===== INFORMATION
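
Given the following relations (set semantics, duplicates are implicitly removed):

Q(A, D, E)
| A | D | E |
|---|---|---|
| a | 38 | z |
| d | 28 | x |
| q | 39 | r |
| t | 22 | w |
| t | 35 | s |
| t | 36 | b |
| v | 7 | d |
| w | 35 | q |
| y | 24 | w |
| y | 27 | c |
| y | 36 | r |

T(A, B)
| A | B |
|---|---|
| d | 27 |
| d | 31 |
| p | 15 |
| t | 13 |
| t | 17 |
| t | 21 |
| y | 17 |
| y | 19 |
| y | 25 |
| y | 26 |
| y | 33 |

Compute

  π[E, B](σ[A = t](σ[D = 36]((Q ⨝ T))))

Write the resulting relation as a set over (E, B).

{(b, 13), (b, 17), (b, 21)}

Q ⋈ T (natural join on A): {(d, 28, x, 27), (d, 28, x, 31), (t, 22, w, 13), (t, 22, w, 17), (t, 22, w, 21), (t, 35, s, 13), (t, 35, s, 17), (t, 35, s, 21), (t, 36, b, 13), (t, 36, b, 17), (t, 36, b, 21), (y, 24, w, 17), (y, 24, w, 19), (y, 24, w, 25), (y, 24, w, 26), (y, 24, w, 33), (y, 27, c, 17), (y, 27, c, 19), (y, 27, c, 25), (y, 27, c, 26), (y, 27, c, 33), (y, 36, r, 17), (y, 36, r, 19), (y, 36, r, 25), (y, 36, r, 26), (y, 36, r, 33)}
σ[D = 36]: keep tuples satisfying D = 36 → {(t, 36, b, 13), (t, 36, b, 17), (t, 36, b, 21), (y, 36, r, 17), (y, 36, r, 19), (y, 36, r, 25), (y, 36, r, 26), (y, 36, r, 33)}
σ[A = t]: keep tuples satisfying A = t → {(t, 36, b, 13), (t, 36, b, 17), (t, 36, b, 21)}
π[E, B]: project onto (E, B) → {(b, 13), (b, 17), (b, 21)}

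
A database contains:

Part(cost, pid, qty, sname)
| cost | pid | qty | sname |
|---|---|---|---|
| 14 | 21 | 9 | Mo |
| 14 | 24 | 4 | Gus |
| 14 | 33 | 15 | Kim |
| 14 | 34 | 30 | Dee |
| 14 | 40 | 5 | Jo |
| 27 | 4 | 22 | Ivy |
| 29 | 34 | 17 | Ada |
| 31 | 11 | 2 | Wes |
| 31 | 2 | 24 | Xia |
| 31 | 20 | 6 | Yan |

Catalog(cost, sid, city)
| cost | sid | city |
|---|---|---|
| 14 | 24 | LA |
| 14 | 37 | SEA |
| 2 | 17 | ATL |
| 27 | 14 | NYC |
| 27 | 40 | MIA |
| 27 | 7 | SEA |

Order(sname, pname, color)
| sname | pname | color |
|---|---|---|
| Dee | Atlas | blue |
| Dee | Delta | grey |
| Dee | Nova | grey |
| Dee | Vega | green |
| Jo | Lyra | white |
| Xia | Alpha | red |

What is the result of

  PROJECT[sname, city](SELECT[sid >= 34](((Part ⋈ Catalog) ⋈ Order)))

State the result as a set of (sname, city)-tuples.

{(Dee, SEA), (Jo, SEA)}

Natural join on cost: {(14, 21, 9, Mo, 24, LA), (14, 21, 9, Mo, 37, SEA), (14, 24, 4, Gus, 24, LA), (14, 24, 4, Gus, 37, SEA), (14, 33, 15, Kim, 24, LA), (14, 33, 15, Kim, 37, SEA), (14, 34, 30, Dee, 24, LA), (14, 34, 30, Dee, 37, SEA), (14, 40, 5, Jo, 24, LA), (14, 40, 5, Jo, 37, SEA), (27, 4, 22, Ivy, 14, NYC), (27, 4, 22, Ivy, 40, MIA), (27, 4, 22, Ivy, 7, SEA)}
Natural join on sname: {(14, 34, 30, Dee, 24, LA, Atlas, blue), (14, 34, 30, Dee, 24, LA, Delta, grey), (14, 34, 30, Dee, 24, LA, Nova, grey), (14, 34, 30, Dee, 24, LA, Vega, green), (14, 34, 30, Dee, 37, SEA, Atlas, blue), (14, 34, 30, Dee, 37, SEA, Delta, grey), (14, 34, 30, Dee, 37, SEA, Nova, grey), (14, 34, 30, Dee, 37, SEA, Vega, green), (14, 40, 5, Jo, 24, LA, Lyra, white), (14, 40, 5, Jo, 37, SEA, Lyra, white)}
σ[sid >= 34]: keep tuples satisfying sid >= 34 → {(14, 34, 30, Dee, 37, SEA, Atlas, blue), (14, 34, 30, Dee, 37, SEA, Delta, grey), (14, 34, 30, Dee, 37, SEA, Nova, grey), (14, 34, 30, Dee, 37, SEA, Vega, green), (14, 40, 5, Jo, 37, SEA, Lyra, white)}
π[sname, city]: project onto (sname, city) (3 duplicate(s) eliminated) → {(Dee, SEA), (Jo, SEA)}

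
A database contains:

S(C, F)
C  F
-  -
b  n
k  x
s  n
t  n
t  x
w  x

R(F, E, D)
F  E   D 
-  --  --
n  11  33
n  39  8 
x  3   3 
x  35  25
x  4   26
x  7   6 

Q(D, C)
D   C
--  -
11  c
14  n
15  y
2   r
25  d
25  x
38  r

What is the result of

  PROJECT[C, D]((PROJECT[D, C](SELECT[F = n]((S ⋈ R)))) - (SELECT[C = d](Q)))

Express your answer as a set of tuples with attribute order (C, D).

Joining S and R on F yields {(b, n, 11, 33), (b, n, 39, 8), (k, x, 3, 3), (k, x, 35, 25), (k, x, 4, 26), (k, x, 7, 6), (s, n, 11, 33), (s, n, 39, 8), (t, n, 11, 33), (t, n, 39, 8), (t, x, 3, 3), (t, x, 35, 25), (t, x, 4, 26), (t, x, 7, 6), (w, x, 3, 3), (w, x, 35, 25), (w, x, 4, 26), (w, x, 7, 6)}.
Apply σ_{F = n}; surviving tuples: {(b, n, 11, 33), (b, n, 39, 8), (s, n, 11, 33), (s, n, 39, 8), (t, n, 11, 33), (t, n, 39, 8)}
π_{D, C} gives {(33, b), (33, s), (33, t), (8, b), (8, s), (8, t)}.
Apply σ_{C = d}; surviving tuples: {(25, d)}
Set difference of the two operands is {(33, b), (33, s), (33, t), (8, b), (8, s), (8, t)}.
π_{C, D} gives {(b, 33), (b, 8), (s, 33), (s, 8), (t, 33), (t, 8)}.

{(b, 33), (b, 8), (s, 33), (s, 8), (t, 33), (t, 8)}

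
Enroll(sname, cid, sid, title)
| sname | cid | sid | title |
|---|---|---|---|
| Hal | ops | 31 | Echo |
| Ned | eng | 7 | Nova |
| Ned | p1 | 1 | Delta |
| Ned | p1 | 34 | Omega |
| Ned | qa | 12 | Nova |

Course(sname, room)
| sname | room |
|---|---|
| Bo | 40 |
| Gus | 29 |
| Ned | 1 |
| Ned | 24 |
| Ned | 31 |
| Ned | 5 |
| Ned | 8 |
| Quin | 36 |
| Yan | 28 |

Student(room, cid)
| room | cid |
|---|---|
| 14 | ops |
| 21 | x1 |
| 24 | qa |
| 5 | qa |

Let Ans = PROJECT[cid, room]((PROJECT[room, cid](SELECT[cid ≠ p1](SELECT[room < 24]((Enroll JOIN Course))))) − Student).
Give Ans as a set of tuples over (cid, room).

Joining Enroll and Course on sname yields {(Ned, eng, 7, Nova, 1), (Ned, eng, 7, Nova, 24), (Ned, eng, 7, Nova, 31), (Ned, eng, 7, Nova, 5), (Ned, eng, 7, Nova, 8), (Ned, p1, 1, Delta, 1), (Ned, p1, 1, Delta, 24), (Ned, p1, 1, Delta, 31), (Ned, p1, 1, Delta, 5), (Ned, p1, 1, Delta, 8), (Ned, p1, 34, Omega, 1), (Ned, p1, 34, Omega, 24), (Ned, p1, 34, Omega, 31), (Ned, p1, 34, Omega, 5), (Ned, p1, 34, Omega, 8), (Ned, qa, 12, Nova, 1), (Ned, qa, 12, Nova, 24), (Ned, qa, 12, Nova, 31), (Ned, qa, 12, Nova, 5), (Ned, qa, 12, Nova, 8)}.
Apply σ_{room < 24}; surviving tuples: {(Ned, eng, 7, Nova, 1), (Ned, eng, 7, Nova, 5), (Ned, eng, 7, Nova, 8), (Ned, p1, 1, Delta, 1), (Ned, p1, 1, Delta, 5), (Ned, p1, 1, Delta, 8), (Ned, p1, 34, Omega, 1), (Ned, p1, 34, Omega, 5), (Ned, p1, 34, Omega, 8), (Ned, qa, 12, Nova, 1), (Ned, qa, 12, Nova, 5), (Ned, qa, 12, Nova, 8)}
Apply σ_{cid ≠ p1}; surviving tuples: {(Ned, eng, 7, Nova, 1), (Ned, eng, 7, Nova, 5), (Ned, eng, 7, Nova, 8), (Ned, qa, 12, Nova, 1), (Ned, qa, 12, Nova, 5), (Ned, qa, 12, Nova, 8)}
Projecting to room, cid: {(1, eng), (1, qa), (5, eng), (5, qa), (8, eng), (8, qa)}
Taking the difference: {(1, eng), (1, qa), (5, eng), (8, eng), (8, qa)}
Projecting to cid, room: {(eng, 1), (eng, 5), (eng, 8), (qa, 1), (qa, 8)}

{(eng, 1), (eng, 5), (eng, 8), (qa, 1), (qa, 8)}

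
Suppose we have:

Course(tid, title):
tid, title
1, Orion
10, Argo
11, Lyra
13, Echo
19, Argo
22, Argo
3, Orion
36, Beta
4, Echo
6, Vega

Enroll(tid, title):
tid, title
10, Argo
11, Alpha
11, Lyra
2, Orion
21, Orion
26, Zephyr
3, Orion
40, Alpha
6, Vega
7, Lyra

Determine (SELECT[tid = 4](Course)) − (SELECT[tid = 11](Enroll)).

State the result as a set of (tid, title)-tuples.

{(4, Echo)}

Filtering on tid = 4 leaves {(4, Echo)}.
Filtering on tid = 11 leaves {(11, Alpha), (11, Lyra)}.
Set difference of the two operands is {(4, Echo)}.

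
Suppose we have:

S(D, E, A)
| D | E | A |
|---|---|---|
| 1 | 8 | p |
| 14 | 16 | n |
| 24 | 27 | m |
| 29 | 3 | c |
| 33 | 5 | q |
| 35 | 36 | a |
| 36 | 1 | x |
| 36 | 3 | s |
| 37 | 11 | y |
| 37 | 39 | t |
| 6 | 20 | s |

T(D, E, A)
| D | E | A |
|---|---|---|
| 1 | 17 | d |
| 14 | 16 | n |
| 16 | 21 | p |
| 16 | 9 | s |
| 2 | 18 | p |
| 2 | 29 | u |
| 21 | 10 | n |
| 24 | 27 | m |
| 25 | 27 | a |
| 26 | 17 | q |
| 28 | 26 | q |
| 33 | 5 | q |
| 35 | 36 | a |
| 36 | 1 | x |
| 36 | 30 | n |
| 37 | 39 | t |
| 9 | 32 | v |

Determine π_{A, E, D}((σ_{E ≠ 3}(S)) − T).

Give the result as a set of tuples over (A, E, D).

{(p, 8, 1), (s, 20, 6), (y, 11, 37)}

Apply σ_{E ≠ 3}; surviving tuples: {(1, 8, p), (14, 16, n), (24, 27, m), (33, 5, q), (35, 36, a), (36, 1, x), (37, 11, y), (37, 39, t), (6, 20, s)}
Difference: {(1, 8, p), (14, 16, n), (24, 27, m), (33, 5, q), (35, 36, a), (36, 1, x), (37, 11, y), (37, 39, t), (6, 20, s)} with {(1, 17, d), (14, 16, n), (16, 21, p), (16, 9, s), (2, 18, p), (2, 29, u), (21, 10, n), (24, 27, m), (25, 27, a), (26, 17, q), (28, 26, q), (33, 5, q), (35, 36, a), (36, 1, x), (36, 30, n), (37, 39, t), (9, 32, v)} → {(1, 8, p), (37, 11, y), (6, 20, s)}
Projecting to A, E, D: {(p, 8, 1), (s, 20, 6), (y, 11, 37)}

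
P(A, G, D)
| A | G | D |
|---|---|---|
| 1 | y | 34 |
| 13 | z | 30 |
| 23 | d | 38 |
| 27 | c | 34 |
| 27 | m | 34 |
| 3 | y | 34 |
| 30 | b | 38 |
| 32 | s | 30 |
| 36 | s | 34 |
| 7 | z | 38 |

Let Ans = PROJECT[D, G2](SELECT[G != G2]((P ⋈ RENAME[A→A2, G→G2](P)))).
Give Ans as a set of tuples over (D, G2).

{(30, s), (30, z), (34, c), (34, m), (34, s), (34, y), (38, b), (38, d), (38, z)}

ρ[A→A2, G→G2]: schema becomes (A2, G2, D); tuples unchanged.
Joining P and RENAME[A→A2, G→G2](P) on D yields {(1, y, 34, 1, y), (1, y, 34, 27, c), (1, y, 34, 27, m), (1, y, 34, 3, y), (1, y, 34, 36, s), (13, z, 30, 13, z), (13, z, 30, 32, s), (23, d, 38, 23, d), (23, d, 38, 30, b), (23, d, 38, 7, z), (27, c, 34, 1, y), (27, c, 34, 27, c), (27, c, 34, 27, m), (27, c, 34, 3, y), (27, c, 34, 36, s), (27, m, 34, 1, y), (27, m, 34, 27, c), (27, m, 34, 27, m), (27, m, 34, 3, y), (27, m, 34, 36, s), (3, y, 34, 1, y), (3, y, 34, 27, c), (3, y, 34, 27, m), (3, y, 34, 3, y), (3, y, 34, 36, s), (30, b, 38, 23, d), (30, b, 38, 30, b), (30, b, 38, 7, z), (32, s, 30, 13, z), (32, s, 30, 32, s), (36, s, 34, 1, y), (36, s, 34, 27, c), (36, s, 34, 27, m), (36, s, 34, 3, y), (36, s, 34, 36, s), (7, z, 38, 23, d), (7, z, 38, 30, b), (7, z, 38, 7, z)}.
Filtering on G != G2 leaves {(1, y, 34, 27, c), (1, y, 34, 27, m), (1, y, 34, 36, s), (13, z, 30, 32, s), (23, d, 38, 30, b), (23, d, 38, 7, z), (27, c, 34, 1, y), (27, c, 34, 27, m), (27, c, 34, 3, y), (27, c, 34, 36, s), (27, m, 34, 1, y), (27, m, 34, 27, c), (27, m, 34, 3, y), (27, m, 34, 36, s), (3, y, 34, 27, c), (3, y, 34, 27, m), (3, y, 34, 36, s), (30, b, 38, 23, d), (30, b, 38, 7, z), (32, s, 30, 13, z), (36, s, 34, 1, y), (36, s, 34, 27, c), (36, s, 34, 27, m), (36, s, 34, 3, y), (7, z, 38, 23, d), (7, z, 38, 30, b)}.
π[D, G2]: project onto (D, G2) (17 duplicate(s) eliminated) → {(30, s), (30, z), (34, c), (34, m), (34, s), (34, y), (38, b), (38, d), (38, z)}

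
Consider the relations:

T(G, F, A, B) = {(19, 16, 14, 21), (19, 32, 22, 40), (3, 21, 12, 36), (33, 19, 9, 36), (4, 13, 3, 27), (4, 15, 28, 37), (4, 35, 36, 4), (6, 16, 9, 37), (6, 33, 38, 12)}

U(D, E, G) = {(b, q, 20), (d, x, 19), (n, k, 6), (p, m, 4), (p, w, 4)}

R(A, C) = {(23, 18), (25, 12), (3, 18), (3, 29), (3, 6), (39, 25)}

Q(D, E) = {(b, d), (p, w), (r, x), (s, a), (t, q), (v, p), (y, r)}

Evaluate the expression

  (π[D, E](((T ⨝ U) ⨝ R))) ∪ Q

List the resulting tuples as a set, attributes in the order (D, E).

T ⋈ U (natural join on G): {(19, 16, 14, 21, d, x), (19, 32, 22, 40, d, x), (4, 13, 3, 27, p, m), (4, 13, 3, 27, p, w), (4, 15, 28, 37, p, m), (4, 15, 28, 37, p, w), (4, 35, 36, 4, p, m), (4, 35, 36, 4, p, w), (6, 16, 9, 37, n, k), (6, 33, 38, 12, n, k)}
(T ⨝ U) ⋈ R (natural join on A): {(4, 13, 3, 27, p, m, 18), (4, 13, 3, 27, p, m, 29), (4, 13, 3, 27, p, m, 6), (4, 13, 3, 27, p, w, 18), (4, 13, 3, 27, p, w, 29), (4, 13, 3, 27, p, w, 6)}
π[D, E]: project onto (D, E) (4 duplicate(s) eliminated) → {(p, m), (p, w)}
Taking the union: {(b, d), (p, m), (p, w), (r, x), (s, a), (t, q), (v, p), (y, r)}

{(b, d), (p, m), (p, w), (r, x), (s, a), (t, q), (v, p), (y, r)}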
==========
WORK ITEM
Whenever a line holds "Orion", it counts; state the total for the records and add nothing.

RESPONSE BOX
5